** WORK TASK **
Check which lines in the records hold "carry" and report how many there are, with no other text.

>>>

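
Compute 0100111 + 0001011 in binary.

Add column by column from the right: bit + bit + carry-in; write the sum mod 2, carry 1 when the sum is 2 or 3.
carry:  0011110
        0100111
+       0001011
---------------
       00110010
(the carry out of the leftmost column, 0, becomes the leading bit)
Decimal check:
  0100111 = 32 + 4 + 2 + 1 = 39
  0001011 = 8 + 2 + 1 = 11
  39 + 11 = 50, and 00110010 = 32 + 16 + 2 = 50 ✓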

<<<

** SOLUTION FOR THIS EXERCISE **
3